■ Task item ■
Write out every line below with no difference at all.

○ ○ ○ ○ ○

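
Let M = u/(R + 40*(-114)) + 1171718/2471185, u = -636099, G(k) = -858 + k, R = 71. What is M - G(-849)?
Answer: 20513184286172/11093149465 ≈ 1849.2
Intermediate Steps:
M = 1577178149417/11093149465 (M = -636099/(71 + 40*(-114)) + 1171718/2471185 = -636099/(71 - 4560) + 1171718*(1/2471185) = -636099/(-4489) + 1171718/2471185 = -636099*(-1/4489) + 1171718/2471185 = 636099/4489 + 1171718/2471185 = 1577178149417/11093149465 ≈ 142.18)
M - G(-849) = 1577178149417/11093149465 - (-858 - 849) = 1577178149417/11093149465 - 1*(-1707) = 1577178149417/11093149465 + 1707 = 20513184286172/11093149465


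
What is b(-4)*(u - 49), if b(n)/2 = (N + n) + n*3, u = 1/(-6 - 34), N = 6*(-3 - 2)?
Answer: 45103/10 ≈ 4510.3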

○ ○ ○ ○ ○

■ Exercise response ■
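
Let M = u/(R + 40*(-114)) + 1171718/2471185, u = -636099, G(k) = -858 + k, R = 71. What is M - G(-849)?
Answer: 20513184286172/11093149465 ≈ 1849.2
Intermediate Steps:
M = 1577178149417/11093149465 (M = -636099/(71 + 40*(-114)) + 1171718/2471185 = -636099/(71 - 4560) + 1171718*(1/2471185) = -636099/(-4489) + 1171718/2471185 = -636099*(-1/4489) + 1171718/2471185 = 636099/4489 + 1171718/2471185 = 1577178149417/11093149465 ≈ 142.18)
M - G(-849) = 1577178149417/11093149465 - (-858 - 849) = 1577178149417/11093149465 - 1*(-1707) = 1577178149417/11093149465 + 1707 = 20513184286172/11093149465


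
What is b(-4)*(u - 49), if b(n)/2 = (N + n) + n*3, u = 1/(-6 - 34), N = 6*(-3 - 2)?
Answer: 45103/10 ≈ 4510.3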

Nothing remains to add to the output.